SUPPLIED MATERIAL Block Start

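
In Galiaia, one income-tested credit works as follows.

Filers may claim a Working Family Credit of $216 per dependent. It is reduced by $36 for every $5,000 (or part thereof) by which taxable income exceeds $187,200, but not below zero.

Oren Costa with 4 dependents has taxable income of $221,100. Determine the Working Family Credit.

$612

Working Family Credit: base = 4 × $216 = $864. income exceeds $187,200 by $33,900, which is 7 full-or-partial $5,000 increments; reduction = 7 × $36 = $252, leaving $612.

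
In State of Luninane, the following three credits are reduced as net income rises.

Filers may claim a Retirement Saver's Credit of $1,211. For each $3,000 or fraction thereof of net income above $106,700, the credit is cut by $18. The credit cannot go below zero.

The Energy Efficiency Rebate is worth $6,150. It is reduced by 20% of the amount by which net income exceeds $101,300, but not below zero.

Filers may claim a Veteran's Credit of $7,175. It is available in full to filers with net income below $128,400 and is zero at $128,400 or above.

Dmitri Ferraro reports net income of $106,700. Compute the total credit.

$13,456

Retirement Saver's Credit: $106,700 is at or below the $106,700 threshold, so the full $1,211 applies.
Energy Efficiency Rebate: 20% of the $5,400 excess over $101,300 is $1,080; credit = $6,150 − $1,080 = $5,070.
Veteran's Credit: $106,700 is below the $128,400 cutoff, so the full $7,175 applies.
Total: $1,211 + $5,070 + $7,175 = $13,456.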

SUPPLIED MATERIAL Block End

● EXERCISE BRIEF:
In how many lines of the records does the word "claim" appear? Answer with the number only.

● RESULT:
3